═══ Study material ═══
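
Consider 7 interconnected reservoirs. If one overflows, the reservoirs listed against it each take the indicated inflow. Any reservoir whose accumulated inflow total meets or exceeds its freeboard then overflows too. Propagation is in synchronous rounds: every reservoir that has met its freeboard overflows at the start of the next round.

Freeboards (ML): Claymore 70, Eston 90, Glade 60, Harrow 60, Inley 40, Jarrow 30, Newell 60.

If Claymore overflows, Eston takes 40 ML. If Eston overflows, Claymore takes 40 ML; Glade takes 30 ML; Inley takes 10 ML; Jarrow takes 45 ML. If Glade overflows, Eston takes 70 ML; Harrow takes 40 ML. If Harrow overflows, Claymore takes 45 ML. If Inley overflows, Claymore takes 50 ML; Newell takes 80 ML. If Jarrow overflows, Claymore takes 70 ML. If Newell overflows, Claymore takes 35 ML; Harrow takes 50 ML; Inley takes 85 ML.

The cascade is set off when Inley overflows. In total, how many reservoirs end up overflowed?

3

Round 1 — Inley overflows (initial).
  Claymore: +50 → 50 < 70
  Newell: +80 → 80 ≥ 60
Round 2 — Newell overflows.
  Claymore: +35 → 85 ≥ 70
  Harrow: +50 → 50 < 60
Round 3 — Claymore overflows.
  Eston: +40 → 40 < 90
No further overflows.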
═══
Please output all of the entries without changing a single character.

## Output for this exercise
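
Consider 7 interconnected reservoirs. If one overflows, the reservoirs listed against it each take the indicated inflow. Any reservoir whose accumulated inflow total meets or exceeds its freeboard then overflows too. Propagation is in synchronous rounds: every reservoir that has met its freeboard overflows at the start of the next round.

Freeboards (ML): Claymore 70, Eston 90, Glade 60, Harrow 60, Inley 40, Jarrow 30, Newell 60.

If Claymore overflows, Eston takes 40 ML. If Eston overflows, Claymore takes 40 ML; Glade takes 30 ML; Inley takes 10 ML; Jarrow takes 45 ML. If Glade overflows, Eston takes 70 ML; Harrow takes 40 ML. If Harrow overflows, Claymore takes 45 ML. If Inley overflows, Claymore takes 50 ML; Newell takes 80 ML. If Jarrow overflows, Claymore takes 70 ML. If Newell overflows, Claymore takes 35 ML; Harrow takes 50 ML; Inley takes 85 ML.

The cascade is set off when Inley overflows. In total, how many reservoirs end up overflowed?

3

Round 1 — Inley overflows (initial).
  Claymore: +50 → 50 < 70
  Newell: +80 → 80 ≥ 60
Round 2 — Newell overflows.
  Claymore: +35 → 85 ≥ 70
  Harrow: +50 → 50 < 60
Round 3 — Claymore overflows.
  Eston: +40 → 40 < 90
No further overflows.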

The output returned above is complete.